▶ _Exercise input_:
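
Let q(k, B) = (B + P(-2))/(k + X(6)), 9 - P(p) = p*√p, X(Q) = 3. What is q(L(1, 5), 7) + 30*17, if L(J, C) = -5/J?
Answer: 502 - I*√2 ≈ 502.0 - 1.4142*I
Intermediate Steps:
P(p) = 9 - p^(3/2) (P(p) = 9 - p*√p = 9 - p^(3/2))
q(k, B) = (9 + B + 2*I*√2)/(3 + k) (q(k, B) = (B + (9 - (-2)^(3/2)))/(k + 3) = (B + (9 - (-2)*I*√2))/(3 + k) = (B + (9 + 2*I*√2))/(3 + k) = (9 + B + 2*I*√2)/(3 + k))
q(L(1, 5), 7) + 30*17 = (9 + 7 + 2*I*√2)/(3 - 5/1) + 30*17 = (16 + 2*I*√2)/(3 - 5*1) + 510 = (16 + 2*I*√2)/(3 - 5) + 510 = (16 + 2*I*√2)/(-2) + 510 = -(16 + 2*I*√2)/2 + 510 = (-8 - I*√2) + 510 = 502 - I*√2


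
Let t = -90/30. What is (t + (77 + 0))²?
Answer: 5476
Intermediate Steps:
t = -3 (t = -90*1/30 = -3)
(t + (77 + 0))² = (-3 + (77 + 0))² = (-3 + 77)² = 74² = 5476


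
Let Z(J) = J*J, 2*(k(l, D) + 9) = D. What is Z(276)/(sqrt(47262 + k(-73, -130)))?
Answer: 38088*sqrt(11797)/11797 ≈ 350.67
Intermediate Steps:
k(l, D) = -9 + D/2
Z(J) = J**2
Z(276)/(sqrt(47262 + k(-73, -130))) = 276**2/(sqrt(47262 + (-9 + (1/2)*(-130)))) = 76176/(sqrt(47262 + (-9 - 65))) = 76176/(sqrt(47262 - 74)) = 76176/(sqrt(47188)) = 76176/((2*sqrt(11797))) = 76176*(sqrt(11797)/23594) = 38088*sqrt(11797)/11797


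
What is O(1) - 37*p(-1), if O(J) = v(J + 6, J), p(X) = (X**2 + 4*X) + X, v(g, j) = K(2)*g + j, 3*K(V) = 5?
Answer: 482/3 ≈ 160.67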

* * *

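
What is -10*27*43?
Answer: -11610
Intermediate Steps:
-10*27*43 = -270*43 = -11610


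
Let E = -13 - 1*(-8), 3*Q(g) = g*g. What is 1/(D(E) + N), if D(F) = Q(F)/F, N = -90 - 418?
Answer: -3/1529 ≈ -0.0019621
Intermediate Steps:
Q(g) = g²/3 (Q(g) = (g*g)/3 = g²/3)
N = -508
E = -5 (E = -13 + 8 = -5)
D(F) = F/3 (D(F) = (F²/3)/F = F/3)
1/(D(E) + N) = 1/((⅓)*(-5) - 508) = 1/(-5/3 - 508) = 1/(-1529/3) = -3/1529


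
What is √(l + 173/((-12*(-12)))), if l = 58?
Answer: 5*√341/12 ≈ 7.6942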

--

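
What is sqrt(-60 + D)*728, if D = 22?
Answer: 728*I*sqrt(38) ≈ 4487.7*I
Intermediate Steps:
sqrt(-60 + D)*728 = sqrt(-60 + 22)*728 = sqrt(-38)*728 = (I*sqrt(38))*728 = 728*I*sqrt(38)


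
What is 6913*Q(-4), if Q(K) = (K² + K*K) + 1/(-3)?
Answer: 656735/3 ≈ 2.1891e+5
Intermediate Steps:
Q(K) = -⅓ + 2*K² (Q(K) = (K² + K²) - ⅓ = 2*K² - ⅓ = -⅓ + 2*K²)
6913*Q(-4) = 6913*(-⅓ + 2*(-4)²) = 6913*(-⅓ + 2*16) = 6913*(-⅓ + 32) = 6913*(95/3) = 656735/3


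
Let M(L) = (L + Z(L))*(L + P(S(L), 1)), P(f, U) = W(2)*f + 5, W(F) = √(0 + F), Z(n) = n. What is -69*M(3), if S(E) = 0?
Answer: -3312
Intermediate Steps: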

▶ _Task objective_: The line above containing "What is -10*27*43?", the line containing "Answer: 5*√341/12 ≈ 7.6942", and every line between them are to be transcribed exactly; no other line is wanted.

▶ _Response area_:
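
What is -10*27*43?
Answer: -11610
Intermediate Steps:
-10*27*43 = -270*43 = -11610


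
Let E = -13 - 1*(-8), 3*Q(g) = g*g. What is 1/(D(E) + N), if D(F) = Q(F)/F, N = -90 - 418?
Answer: -3/1529 ≈ -0.0019621
Intermediate Steps:
Q(g) = g²/3 (Q(g) = (g*g)/3 = g²/3)
N = -508
E = -5 (E = -13 + 8 = -5)
D(F) = F/3 (D(F) = (F²/3)/F = F/3)
1/(D(E) + N) = 1/((⅓)*(-5) - 508) = 1/(-5/3 - 508) = 1/(-1529/3) = -3/1529


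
What is √(l + 173/((-12*(-12)))), if l = 58?
Answer: 5*√341/12 ≈ 7.6942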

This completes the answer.